▸ **Task brief**
Would you retype all of these records exactly?

┌────────

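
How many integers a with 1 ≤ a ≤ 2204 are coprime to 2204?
The number of a ∈ {1, ..., 2204} with gcd(a, 2204) = 1 is by definition Euler's totient φ(2204). φ is multiplicative, with φ(p^e) = p^e − p^(e−1). Factorise 2204 = 2^2 · 19 · 29. Then
  φ(2204) = (2^2 − 2^1) · (19 − 1) · (29 − 1) = 2 · 18 · 28 = 1008.
So there are 1008 such integers.

Final answer: 1008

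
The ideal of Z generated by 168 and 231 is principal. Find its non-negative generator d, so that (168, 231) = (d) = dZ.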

└────────

▸ **Your response**
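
How many integers a with 1 ≤ a ≤ 2204 are coprime to 2204?
The number of a ∈ {1, ..., 2204} with gcd(a, 2204) = 1 is by definition Euler's totient φ(2204). φ is multiplicative, with φ(p^e) = p^e − p^(e−1). Factorise 2204 = 2^2 · 19 · 29. Then
  φ(2204) = (2^2 − 2^1) · (19 − 1) · (29 − 1) = 2 · 18 · 28 = 1008.
So there are 1008 such integers.

Final answer: 1008

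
The ideal of Z generated by 168 and 231 is principal. Find its non-negative generator d, so that (168, 231) = (d) = dZ.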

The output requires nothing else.